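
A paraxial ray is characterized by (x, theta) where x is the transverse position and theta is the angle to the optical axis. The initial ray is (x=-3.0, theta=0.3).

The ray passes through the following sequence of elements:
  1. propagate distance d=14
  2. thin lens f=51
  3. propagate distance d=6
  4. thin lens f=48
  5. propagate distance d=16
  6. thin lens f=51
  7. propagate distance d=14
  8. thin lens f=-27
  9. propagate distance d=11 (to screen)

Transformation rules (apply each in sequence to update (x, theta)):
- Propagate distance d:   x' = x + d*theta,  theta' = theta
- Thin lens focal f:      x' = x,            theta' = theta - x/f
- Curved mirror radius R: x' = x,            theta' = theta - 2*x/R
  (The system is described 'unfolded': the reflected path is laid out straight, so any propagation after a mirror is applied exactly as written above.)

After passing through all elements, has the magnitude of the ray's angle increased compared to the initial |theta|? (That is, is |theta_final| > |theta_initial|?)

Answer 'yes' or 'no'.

Answer: yes

Derivation:
Initial: x=-3.0000 theta=0.3000
After 1 (propagate distance d=14): x=1.2000 theta=0.3000
After 2 (thin lens f=51): x=1.2000 theta=47/170 (≈0.2765)
After 3 (propagate distance d=6): x=243/85 (≈2.8588) theta=47/170 (≈0.2765)
After 4 (thin lens f=48): x=243/85 (≈2.8588) theta=59/272 (≈0.2169)
After 5 (propagate distance d=16): x=538/85 (≈6.3294) theta=59/272 (≈0.2169)
After 6 (thin lens f=51): x=538/85 (≈6.3294) theta=6437/69360 (≈0.0928)
After 7 (propagate distance d=14): x=264563/34680 (≈7.6287) theta=6437/69360 (≈0.0928)
After 8 (thin lens f=-27): x=264563/34680 (≈7.6287) theta=140585/374544 (≈0.3753)
After 9 (propagate distance d=11 (to screen)): x=22018577/1872720 (≈11.7575) theta=140585/374544 (≈0.3753)
|theta_initial|=0.3000 |theta_final|=140585/374544 (≈0.3753) -> increased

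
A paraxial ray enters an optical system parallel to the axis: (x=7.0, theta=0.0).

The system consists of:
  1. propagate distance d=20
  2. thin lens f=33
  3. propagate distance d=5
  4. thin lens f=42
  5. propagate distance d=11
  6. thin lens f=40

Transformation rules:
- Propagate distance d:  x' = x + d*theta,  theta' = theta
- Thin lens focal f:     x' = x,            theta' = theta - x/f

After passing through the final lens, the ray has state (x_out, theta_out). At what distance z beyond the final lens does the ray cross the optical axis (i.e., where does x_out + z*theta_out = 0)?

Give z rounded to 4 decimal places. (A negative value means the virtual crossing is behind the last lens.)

Answer: 5.0655

Derivation:
Initial: x=7.0000 theta=0.0000
After 1 (propagate distance d=20): x=7.0000 theta=0.0000
After 2 (thin lens f=33): x=7.0000 theta=-7/33 (≈-0.2121)
After 3 (propagate distance d=5): x=196/33 (≈5.9394) theta=-7/33 (≈-0.2121)
After 4 (thin lens f=42): x=196/33 (≈5.9394) theta=-35/99 (≈-0.3535)
After 5 (propagate distance d=11): x=203/99 (≈2.0505) theta=-35/99 (≈-0.3535)
After 6 (thin lens f=40): x=203/99 (≈2.0505) theta=-1603/3960 (≈-0.4048)
z_focus = -x_out/theta_out = -(203/99)/(-1603/3960) = 1160/229 ≈ 5.0655
Rounded to 4 decimal places: z = 5.0655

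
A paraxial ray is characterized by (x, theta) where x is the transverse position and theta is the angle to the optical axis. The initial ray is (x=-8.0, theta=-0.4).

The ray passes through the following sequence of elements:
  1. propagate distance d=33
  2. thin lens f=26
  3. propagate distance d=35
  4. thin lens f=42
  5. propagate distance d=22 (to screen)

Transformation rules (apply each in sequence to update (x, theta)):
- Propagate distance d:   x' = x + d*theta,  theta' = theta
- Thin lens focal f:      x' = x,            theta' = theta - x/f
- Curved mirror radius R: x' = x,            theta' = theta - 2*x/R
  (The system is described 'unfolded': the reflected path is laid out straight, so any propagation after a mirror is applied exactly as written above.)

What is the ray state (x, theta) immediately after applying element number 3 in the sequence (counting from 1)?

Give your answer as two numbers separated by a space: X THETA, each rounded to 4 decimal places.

Initial: x=-8.0000 theta=-0.4000
After 1 (propagate distance d=33): x=-21.2000 theta=-0.4000
After 2 (thin lens f=26): x=-21.2000 theta=27/65 (≈0.4154)
After 3 (propagate distance d=35): x=-433/65 (≈-6.6615) theta=27/65 (≈0.4154)
Rounded to 4 decimal places: x = -6.6615, theta = 0.4154

Answer: -6.6615 0.4154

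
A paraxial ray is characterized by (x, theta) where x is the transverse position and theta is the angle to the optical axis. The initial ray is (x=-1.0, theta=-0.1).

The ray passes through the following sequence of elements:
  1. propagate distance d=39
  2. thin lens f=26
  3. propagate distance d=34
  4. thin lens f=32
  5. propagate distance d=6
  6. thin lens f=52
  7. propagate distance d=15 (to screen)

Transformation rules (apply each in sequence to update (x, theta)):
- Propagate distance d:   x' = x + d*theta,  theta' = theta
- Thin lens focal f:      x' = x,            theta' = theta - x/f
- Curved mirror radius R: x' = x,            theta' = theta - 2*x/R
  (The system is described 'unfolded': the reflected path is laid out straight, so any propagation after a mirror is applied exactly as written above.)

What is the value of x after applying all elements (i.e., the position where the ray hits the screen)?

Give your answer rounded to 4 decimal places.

Initial: x=-1.0000 theta=-0.1000
After 1 (propagate distance d=39): x=-4.9000 theta=-0.1000
After 2 (thin lens f=26): x=-4.9000 theta=23/260 (≈0.0885)
After 3 (propagate distance d=34): x=-123/65 (≈-1.8923) theta=23/260 (≈0.0885)
After 4 (thin lens f=32): x=-123/65 (≈-1.8923) theta=307/2080 (≈0.1476)
After 5 (propagate distance d=6): x=-1047/1040 (≈-1.0067) theta=307/2080 (≈0.1476)
After 6 (thin lens f=52): x=-1047/1040 (≈-1.0067) theta=9029/54080 (≈0.1670)
After 7 (propagate distance d=15 (to screen)): x=80991/54080 (≈1.4976) theta=9029/54080 (≈0.1670)
Rounded to 4 decimal places: x = 1.4976

Answer: 1.4976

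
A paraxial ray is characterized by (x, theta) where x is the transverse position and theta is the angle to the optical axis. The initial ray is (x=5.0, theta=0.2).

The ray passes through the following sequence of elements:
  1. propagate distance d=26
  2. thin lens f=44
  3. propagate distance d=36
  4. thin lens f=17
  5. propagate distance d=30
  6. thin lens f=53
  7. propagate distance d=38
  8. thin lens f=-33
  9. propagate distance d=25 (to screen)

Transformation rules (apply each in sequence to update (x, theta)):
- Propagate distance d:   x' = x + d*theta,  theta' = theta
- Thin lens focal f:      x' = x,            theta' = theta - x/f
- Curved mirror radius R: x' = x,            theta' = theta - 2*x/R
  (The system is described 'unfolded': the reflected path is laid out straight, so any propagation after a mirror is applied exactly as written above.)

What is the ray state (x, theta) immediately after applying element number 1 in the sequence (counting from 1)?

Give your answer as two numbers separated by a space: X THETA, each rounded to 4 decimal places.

Answer: 10.2000 0.2000

Derivation:
Initial: x=5.0000 theta=0.2000
After 1 (propagate distance d=26): x=10.2000 theta=0.2000
Rounded to 4 decimal places: x = 10.2000, theta = 0.2000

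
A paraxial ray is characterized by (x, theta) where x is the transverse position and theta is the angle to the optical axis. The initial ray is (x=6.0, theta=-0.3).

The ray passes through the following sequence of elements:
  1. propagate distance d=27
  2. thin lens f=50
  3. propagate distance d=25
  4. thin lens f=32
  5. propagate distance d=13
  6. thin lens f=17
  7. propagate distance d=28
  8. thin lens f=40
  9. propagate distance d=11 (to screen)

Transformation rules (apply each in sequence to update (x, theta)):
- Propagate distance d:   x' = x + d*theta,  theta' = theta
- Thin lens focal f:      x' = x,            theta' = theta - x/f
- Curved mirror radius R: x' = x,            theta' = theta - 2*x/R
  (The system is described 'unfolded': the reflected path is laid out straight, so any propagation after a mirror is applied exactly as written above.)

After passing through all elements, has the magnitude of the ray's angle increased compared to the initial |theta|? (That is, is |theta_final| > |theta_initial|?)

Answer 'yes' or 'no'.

Initial: x=6.0000 theta=-0.3000
After 1 (propagate distance d=27): x=-2.1000 theta=-0.3000
After 2 (thin lens f=50): x=-2.1000 theta=-0.2580
After 3 (propagate distance d=25): x=-8.5500 theta=-0.2580
After 4 (thin lens f=32): x=-8.5500 theta=147/16000 (≈0.0092)
After 5 (propagate distance d=13): x=-134889/16000 (≈-8.4306) theta=147/16000 (≈0.0092)
After 6 (thin lens f=17): x=-134889/16000 (≈-8.4306) theta=34347/68000 (≈0.5051)
After 7 (propagate distance d=28): x=1553751/272000 (≈5.7123) theta=34347/68000 (≈0.5051)
After 8 (thin lens f=40): x=1553751/272000 (≈5.7123) theta=3941769/10880000 (≈0.3623)
After 9 (propagate distance d=11 (to screen)): x=105509499/10880000 (≈9.6976) theta=3941769/10880000 (≈0.3623)
|theta_initial|=0.3000 |theta_final|=3941769/10880000 (≈0.3623) -> increased

Answer: yes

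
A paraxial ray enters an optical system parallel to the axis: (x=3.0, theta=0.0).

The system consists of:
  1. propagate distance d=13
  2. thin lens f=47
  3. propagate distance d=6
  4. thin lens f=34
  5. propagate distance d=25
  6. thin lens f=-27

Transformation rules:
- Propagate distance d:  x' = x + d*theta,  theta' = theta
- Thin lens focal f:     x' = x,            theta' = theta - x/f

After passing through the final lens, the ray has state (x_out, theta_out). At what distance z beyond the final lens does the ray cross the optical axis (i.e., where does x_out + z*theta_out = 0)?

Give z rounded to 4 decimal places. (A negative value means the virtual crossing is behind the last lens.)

Initial: x=3.0000 theta=0.0000
After 1 (propagate distance d=13): x=3.0000 theta=0.0000
After 2 (thin lens f=47): x=3.0000 theta=-3/47 (≈-0.0638)
After 3 (propagate distance d=6): x=123/47 (≈2.6170) theta=-3/47 (≈-0.0638)
After 4 (thin lens f=34): x=123/47 (≈2.6170) theta=-225/1598 (≈-0.1408)
After 5 (propagate distance d=25): x=-1443/1598 (≈-0.9030) theta=-225/1598 (≈-0.1408)
After 6 (thin lens f=-27): x=-1443/1598 (≈-0.9030) theta=-1253/7191 (≈-0.1742)
z_focus = -x_out/theta_out = -(-1443/1598)/(-1253/7191) = -12987/2506 ≈ -5.1824
Rounded to 4 decimal places: z = -5.1824

Answer: -5.1824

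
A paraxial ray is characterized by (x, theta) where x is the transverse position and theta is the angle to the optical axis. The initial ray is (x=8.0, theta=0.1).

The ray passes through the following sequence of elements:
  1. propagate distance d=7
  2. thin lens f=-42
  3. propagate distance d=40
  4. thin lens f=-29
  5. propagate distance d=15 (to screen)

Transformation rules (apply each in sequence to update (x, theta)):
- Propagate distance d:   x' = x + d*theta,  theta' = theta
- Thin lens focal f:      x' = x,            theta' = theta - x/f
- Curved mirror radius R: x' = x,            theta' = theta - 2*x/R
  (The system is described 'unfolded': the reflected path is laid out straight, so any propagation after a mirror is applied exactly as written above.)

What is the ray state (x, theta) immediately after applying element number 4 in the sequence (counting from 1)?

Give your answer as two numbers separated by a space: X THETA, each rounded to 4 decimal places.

Initial: x=8.0000 theta=0.1000
After 1 (propagate distance d=7): x=8.7000 theta=0.1000
After 2 (thin lens f=-42): x=8.7000 theta=43/140 (≈0.3071)
After 3 (propagate distance d=40): x=1469/70 (≈20.9857) theta=43/140 (≈0.3071)
After 4 (thin lens f=-29): x=1469/70 (≈20.9857) theta=837/812 (≈1.0308)
Rounded to 4 decimal places: x = 20.9857, theta = 1.0308

Answer: 20.9857 1.0308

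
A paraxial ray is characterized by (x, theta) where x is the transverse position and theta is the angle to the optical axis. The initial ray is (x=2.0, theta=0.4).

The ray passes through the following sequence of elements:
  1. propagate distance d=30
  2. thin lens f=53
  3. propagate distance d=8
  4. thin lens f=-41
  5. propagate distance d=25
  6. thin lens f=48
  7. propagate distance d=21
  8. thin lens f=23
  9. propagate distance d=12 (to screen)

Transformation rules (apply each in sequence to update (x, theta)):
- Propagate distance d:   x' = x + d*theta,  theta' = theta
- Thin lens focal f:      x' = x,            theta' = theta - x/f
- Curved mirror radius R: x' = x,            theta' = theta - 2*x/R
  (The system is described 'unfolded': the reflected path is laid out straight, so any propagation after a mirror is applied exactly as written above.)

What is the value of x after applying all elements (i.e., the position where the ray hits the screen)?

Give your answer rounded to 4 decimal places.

Answer: 11.6325

Derivation:
Initial: x=2.0000 theta=0.4000
After 1 (propagate distance d=30): x=14.0000 theta=0.4000
After 2 (thin lens f=53): x=14.0000 theta=36/265 (≈0.1358)
After 3 (propagate distance d=8): x=3998/265 (≈15.0868) theta=36/265 (≈0.1358)
After 4 (thin lens f=-41): x=3998/265 (≈15.0868) theta=5474/10865 (≈0.5038)
After 5 (propagate distance d=25): x=300768/10865 (≈27.6823) theta=5474/10865 (≈0.5038)
After 6 (thin lens f=48): x=300768/10865 (≈27.6823) theta=-792/10865 (≈-0.0729)
After 7 (propagate distance d=21): x=284136/10865 (≈26.1515) theta=-792/10865 (≈-0.0729)
After 8 (thin lens f=23): x=284136/10865 (≈26.1515) theta=-302352/249895 (≈-1.2099)
After 9 (propagate distance d=12 (to screen)): x=2906904/249895 (≈11.6325) theta=-302352/249895 (≈-1.2099)
Rounded to 4 decimal places: x = 11.6325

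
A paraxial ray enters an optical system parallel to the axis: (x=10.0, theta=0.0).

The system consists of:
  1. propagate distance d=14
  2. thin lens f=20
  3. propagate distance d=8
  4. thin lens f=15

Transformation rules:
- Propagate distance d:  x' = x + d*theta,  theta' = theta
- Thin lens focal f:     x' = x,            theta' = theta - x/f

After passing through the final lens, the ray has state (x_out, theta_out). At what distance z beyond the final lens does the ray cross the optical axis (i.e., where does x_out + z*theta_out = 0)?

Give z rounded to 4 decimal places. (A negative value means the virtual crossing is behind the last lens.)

Answer: 6.6667

Derivation:
Initial: x=10.0000 theta=0.0000
After 1 (propagate distance d=14): x=10.0000 theta=0.0000
After 2 (thin lens f=20): x=10.0000 theta=-0.5000
After 3 (propagate distance d=8): x=6.0000 theta=-0.5000
After 4 (thin lens f=15): x=6.0000 theta=-0.9000
z_focus = -x_out/theta_out = -(6.0000)/(-0.9000) = 20/3 ≈ 6.6667
Rounded to 4 decimal places: z = 6.6667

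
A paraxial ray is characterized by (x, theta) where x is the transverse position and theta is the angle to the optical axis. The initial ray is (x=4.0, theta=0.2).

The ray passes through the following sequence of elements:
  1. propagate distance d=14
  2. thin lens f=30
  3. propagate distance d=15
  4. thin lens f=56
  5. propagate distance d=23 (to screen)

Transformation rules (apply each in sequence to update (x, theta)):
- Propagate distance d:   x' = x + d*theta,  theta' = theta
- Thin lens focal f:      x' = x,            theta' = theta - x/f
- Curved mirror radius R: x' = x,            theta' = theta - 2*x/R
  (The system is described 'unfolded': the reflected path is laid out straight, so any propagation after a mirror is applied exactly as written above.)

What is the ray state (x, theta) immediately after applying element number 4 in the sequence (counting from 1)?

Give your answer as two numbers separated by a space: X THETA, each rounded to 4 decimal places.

Answer: 6.4000 -0.1410

Derivation:
Initial: x=4.0000 theta=0.2000
After 1 (propagate distance d=14): x=6.8000 theta=0.2000
After 2 (thin lens f=30): x=6.8000 theta=-2/75 (≈-0.0267)
After 3 (propagate distance d=15): x=6.4000 theta=-2/75 (≈-0.0267)
After 4 (thin lens f=56): x=6.4000 theta=-74/525 (≈-0.1410)
Rounded to 4 decimal places: x = 6.4000, theta = -0.1410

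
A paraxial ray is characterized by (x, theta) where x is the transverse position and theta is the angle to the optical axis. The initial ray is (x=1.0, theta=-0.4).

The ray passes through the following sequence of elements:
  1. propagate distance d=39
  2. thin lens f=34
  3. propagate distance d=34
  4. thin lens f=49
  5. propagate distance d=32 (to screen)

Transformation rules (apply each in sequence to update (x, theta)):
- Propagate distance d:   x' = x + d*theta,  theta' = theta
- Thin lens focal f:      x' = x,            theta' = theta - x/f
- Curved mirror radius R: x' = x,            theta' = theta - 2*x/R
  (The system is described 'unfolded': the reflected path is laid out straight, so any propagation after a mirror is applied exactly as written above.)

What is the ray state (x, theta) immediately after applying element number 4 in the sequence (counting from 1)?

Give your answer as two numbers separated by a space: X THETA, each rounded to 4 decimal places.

Initial: x=1.0000 theta=-0.4000
After 1 (propagate distance d=39): x=-14.6000 theta=-0.4000
After 2 (thin lens f=34): x=-14.6000 theta=1/34 (≈0.0294)
After 3 (propagate distance d=34): x=-13.6000 theta=1/34 (≈0.0294)
After 4 (thin lens f=49): x=-13.6000 theta=2557/8330 (≈0.3070)
Rounded to 4 decimal places: x = -13.6000, theta = 0.3070

Answer: -13.6000 0.3070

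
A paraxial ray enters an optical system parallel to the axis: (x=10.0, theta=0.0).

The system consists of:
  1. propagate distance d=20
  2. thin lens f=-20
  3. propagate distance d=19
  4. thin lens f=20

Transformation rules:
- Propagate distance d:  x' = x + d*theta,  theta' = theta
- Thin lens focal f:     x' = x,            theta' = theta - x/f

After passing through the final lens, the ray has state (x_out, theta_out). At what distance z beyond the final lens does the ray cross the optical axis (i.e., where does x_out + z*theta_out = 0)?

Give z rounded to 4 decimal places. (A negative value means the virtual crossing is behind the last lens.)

Initial: x=10.0000 theta=0.0000
After 1 (propagate distance d=20): x=10.0000 theta=0.0000
After 2 (thin lens f=-20): x=10.0000 theta=0.5000
After 3 (propagate distance d=19): x=19.5000 theta=0.5000
After 4 (thin lens f=20): x=19.5000 theta=-0.4750
z_focus = -x_out/theta_out = -(19.5000)/(-0.4750) = 780/19 ≈ 41.0526
Rounded to 4 decimal places: z = 41.0526

Answer: 41.0526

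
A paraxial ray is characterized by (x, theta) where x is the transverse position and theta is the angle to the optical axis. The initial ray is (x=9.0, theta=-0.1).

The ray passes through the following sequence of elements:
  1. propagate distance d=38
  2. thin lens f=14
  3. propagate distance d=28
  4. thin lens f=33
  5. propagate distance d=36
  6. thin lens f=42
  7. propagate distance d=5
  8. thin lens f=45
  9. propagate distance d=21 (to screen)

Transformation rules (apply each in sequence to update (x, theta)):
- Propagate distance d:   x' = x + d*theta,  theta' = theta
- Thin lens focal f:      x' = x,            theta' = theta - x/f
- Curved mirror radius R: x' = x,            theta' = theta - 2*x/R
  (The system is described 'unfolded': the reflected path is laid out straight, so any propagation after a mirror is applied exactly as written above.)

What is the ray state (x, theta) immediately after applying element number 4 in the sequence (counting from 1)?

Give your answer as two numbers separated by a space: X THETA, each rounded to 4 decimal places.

Initial: x=9.0000 theta=-0.1000
After 1 (propagate distance d=38): x=5.2000 theta=-0.1000
After 2 (thin lens f=14): x=5.2000 theta=-33/70 (≈-0.4714)
After 3 (propagate distance d=28): x=-8.0000 theta=-33/70 (≈-0.4714)
After 4 (thin lens f=33): x=-8.0000 theta=-529/2310 (≈-0.2290)
Rounded to 4 decimal places: x = -8.0000, theta = -0.2290

Answer: -8.0000 -0.2290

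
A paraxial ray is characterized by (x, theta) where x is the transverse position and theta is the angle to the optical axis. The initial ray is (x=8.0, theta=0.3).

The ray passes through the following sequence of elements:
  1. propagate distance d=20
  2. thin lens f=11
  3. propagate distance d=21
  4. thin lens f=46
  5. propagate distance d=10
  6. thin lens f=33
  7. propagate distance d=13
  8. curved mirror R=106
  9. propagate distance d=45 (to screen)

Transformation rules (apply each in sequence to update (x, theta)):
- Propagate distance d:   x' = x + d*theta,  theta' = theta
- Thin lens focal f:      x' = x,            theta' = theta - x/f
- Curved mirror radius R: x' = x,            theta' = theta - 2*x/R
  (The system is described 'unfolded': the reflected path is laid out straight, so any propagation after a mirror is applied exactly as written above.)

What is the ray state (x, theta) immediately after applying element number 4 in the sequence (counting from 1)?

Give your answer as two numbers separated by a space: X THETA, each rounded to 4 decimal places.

Initial: x=8.0000 theta=0.3000
After 1 (propagate distance d=20): x=14.0000 theta=0.3000
After 2 (thin lens f=11): x=14.0000 theta=-107/110 (≈-0.9727)
After 3 (propagate distance d=21): x=-707/110 (≈-6.4273) theta=-107/110 (≈-0.9727)
After 4 (thin lens f=46): x=-707/110 (≈-6.4273) theta=-843/1012 (≈-0.8330)
Rounded to 4 decimal places: x = -6.4273, theta = -0.8330

Answer: -6.4273 -0.8330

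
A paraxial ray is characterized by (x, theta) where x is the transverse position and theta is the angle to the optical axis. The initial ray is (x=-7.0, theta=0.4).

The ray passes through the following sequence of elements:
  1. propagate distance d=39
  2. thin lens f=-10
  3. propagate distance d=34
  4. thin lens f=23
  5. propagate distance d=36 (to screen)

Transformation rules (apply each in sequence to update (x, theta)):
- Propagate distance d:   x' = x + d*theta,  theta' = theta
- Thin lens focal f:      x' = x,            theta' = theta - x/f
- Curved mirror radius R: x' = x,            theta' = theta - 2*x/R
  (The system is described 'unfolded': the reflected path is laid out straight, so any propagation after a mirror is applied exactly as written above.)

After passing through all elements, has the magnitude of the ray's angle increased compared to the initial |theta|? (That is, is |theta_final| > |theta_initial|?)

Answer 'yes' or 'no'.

Initial: x=-7.0000 theta=0.4000
After 1 (propagate distance d=39): x=8.6000 theta=0.4000
After 2 (thin lens f=-10): x=8.6000 theta=1.2600
After 3 (propagate distance d=34): x=51.4400 theta=1.2600
After 4 (thin lens f=23): x=51.4400 theta=-1123/1150 (≈-0.9765)
After 5 (propagate distance d=36 (to screen)): x=9364/575 (≈16.2852) theta=-1123/1150 (≈-0.9765)
|theta_initial|=0.4000 |theta_final|=1123/1150 (≈0.9765) -> increased

Answer: yes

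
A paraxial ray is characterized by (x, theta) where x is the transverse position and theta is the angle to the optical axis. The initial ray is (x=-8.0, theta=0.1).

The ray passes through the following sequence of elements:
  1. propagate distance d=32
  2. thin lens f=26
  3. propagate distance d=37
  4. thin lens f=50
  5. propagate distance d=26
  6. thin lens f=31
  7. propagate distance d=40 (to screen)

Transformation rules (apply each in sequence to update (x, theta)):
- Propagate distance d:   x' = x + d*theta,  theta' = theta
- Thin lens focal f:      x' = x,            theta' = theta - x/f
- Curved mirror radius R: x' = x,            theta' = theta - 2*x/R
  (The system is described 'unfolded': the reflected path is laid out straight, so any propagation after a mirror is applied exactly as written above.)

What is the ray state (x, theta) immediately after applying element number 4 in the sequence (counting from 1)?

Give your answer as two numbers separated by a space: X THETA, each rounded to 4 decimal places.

Answer: 5.7308 0.1700

Derivation:
Initial: x=-8.0000 theta=0.1000
After 1 (propagate distance d=32): x=-4.8000 theta=0.1000
After 2 (thin lens f=26): x=-4.8000 theta=37/130 (≈0.2846)
After 3 (propagate distance d=37): x=149/26 (≈5.7308) theta=37/130 (≈0.2846)
After 4 (thin lens f=50): x=149/26 (≈5.7308) theta=0.1700
Rounded to 4 decimal places: x = 5.7308, theta = 0.1700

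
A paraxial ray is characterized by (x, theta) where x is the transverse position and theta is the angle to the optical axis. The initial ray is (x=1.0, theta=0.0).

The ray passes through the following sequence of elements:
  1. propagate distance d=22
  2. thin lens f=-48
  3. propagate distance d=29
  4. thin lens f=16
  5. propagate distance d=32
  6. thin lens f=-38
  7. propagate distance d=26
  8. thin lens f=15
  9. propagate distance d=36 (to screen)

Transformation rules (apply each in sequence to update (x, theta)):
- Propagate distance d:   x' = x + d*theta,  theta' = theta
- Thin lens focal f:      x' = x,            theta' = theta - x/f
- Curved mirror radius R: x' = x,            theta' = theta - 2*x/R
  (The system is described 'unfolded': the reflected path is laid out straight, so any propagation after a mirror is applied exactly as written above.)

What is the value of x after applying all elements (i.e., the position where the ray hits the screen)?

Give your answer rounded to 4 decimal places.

Initial: x=1.0000 theta=0.0000
After 1 (propagate distance d=22): x=1.0000 theta=0.0000
After 2 (thin lens f=-48): x=1.0000 theta=1/48 (≈0.0208)
After 3 (propagate distance d=29): x=77/48 (≈1.6042) theta=1/48 (≈0.0208)
After 4 (thin lens f=16): x=77/48 (≈1.6042) theta=-61/768 (≈-0.0794)
After 5 (propagate distance d=32): x=-0.9375 theta=-61/768 (≈-0.0794)
After 6 (thin lens f=-38): x=-0.9375 theta=-1519/14592 (≈-0.1041)
After 7 (propagate distance d=26): x=-26587/7296 (≈-3.6441) theta=-1519/14592 (≈-0.1041)
After 8 (thin lens f=15): x=-26587/7296 (≈-3.6441) theta=30389/218880 (≈0.1388)
After 9 (propagate distance d=36 (to screen)): x=49399/36480 (≈1.3541) theta=30389/218880 (≈0.1388)
Rounded to 4 decimal places: x = 1.3541

Answer: 1.3541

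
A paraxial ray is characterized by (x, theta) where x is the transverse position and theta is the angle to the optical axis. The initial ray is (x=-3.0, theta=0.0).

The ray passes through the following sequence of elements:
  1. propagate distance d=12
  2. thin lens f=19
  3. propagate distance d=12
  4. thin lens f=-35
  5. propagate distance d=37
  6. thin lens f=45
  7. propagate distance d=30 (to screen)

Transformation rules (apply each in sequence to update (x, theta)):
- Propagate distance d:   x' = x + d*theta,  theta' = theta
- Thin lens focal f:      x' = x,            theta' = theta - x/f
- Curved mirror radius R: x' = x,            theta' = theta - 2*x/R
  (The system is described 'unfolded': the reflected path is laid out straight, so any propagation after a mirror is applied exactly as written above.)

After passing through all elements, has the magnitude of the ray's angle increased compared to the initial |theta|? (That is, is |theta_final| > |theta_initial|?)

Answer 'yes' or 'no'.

Initial: x=-3.0000 theta=0.0000
After 1 (propagate distance d=12): x=-3.0000 theta=0.0000
After 2 (thin lens f=19): x=-3.0000 theta=3/19 (≈0.1579)
After 3 (propagate distance d=12): x=-21/19 (≈-1.1053) theta=3/19 (≈0.1579)
After 4 (thin lens f=-35): x=-21/19 (≈-1.1053) theta=12/95 (≈0.1263)
After 5 (propagate distance d=37): x=339/95 (≈3.5684) theta=12/95 (≈0.1263)
After 6 (thin lens f=45): x=339/95 (≈3.5684) theta=67/1425 (≈0.0470)
After 7 (propagate distance d=30 (to screen)): x=473/95 (≈4.9789) theta=67/1425 (≈0.0470)
|theta_initial|=0.0000 |theta_final|=67/1425 (≈0.0470) -> increased

Answer: yes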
....................
◆ **How to complete this task**
All lines above between those holding "7. propagate distance d=40 (to screen)" and "7. propagate distance d=26", inclusive, must be set down unchanged, and no other line may be included.

◆ **Answer space**
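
  7. propagate distance d=40 (to screen)

Transformation rules (apply each in sequence to update (x, theta)):
- Propagate distance d:   x' = x + d*theta,  theta' = theta
- Thin lens focal f:      x' = x,            theta' = theta - x/f
- Curved mirror radius R: x' = x,            theta' = theta - 2*x/R
  (The system is described 'unfolded': the reflected path is laid out straight, so any propagation after a mirror is applied exactly as written above.)

What is the ray state (x, theta) immediately after applying element number 4 in the sequence (counting from 1)?

Give your answer as two numbers separated by a space: X THETA, each rounded to 4 decimal places.

Answer: 5.7308 0.1700

Derivation:
Initial: x=-8.0000 theta=0.1000
After 1 (propagate distance d=32): x=-4.8000 theta=0.1000
After 2 (thin lens f=26): x=-4.8000 theta=37/130 (≈0.2846)
After 3 (propagate distance d=37): x=149/26 (≈5.7308) theta=37/130 (≈0.2846)
After 4 (thin lens f=50): x=149/26 (≈5.7308) theta=0.1700
Rounded to 4 decimal places: x = 5.7308, theta = 0.1700

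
A paraxial ray is characterized by (x, theta) where x is the transverse position and theta is the angle to the optical axis. The initial ray is (x=1.0, theta=0.0).

The ray passes through the following sequence of elements:
  1. propagate distance d=22
  2. thin lens f=-48
  3. propagate distance d=29
  4. thin lens f=16
  5. propagate distance d=32
  6. thin lens f=-38
  7. propagate distance d=26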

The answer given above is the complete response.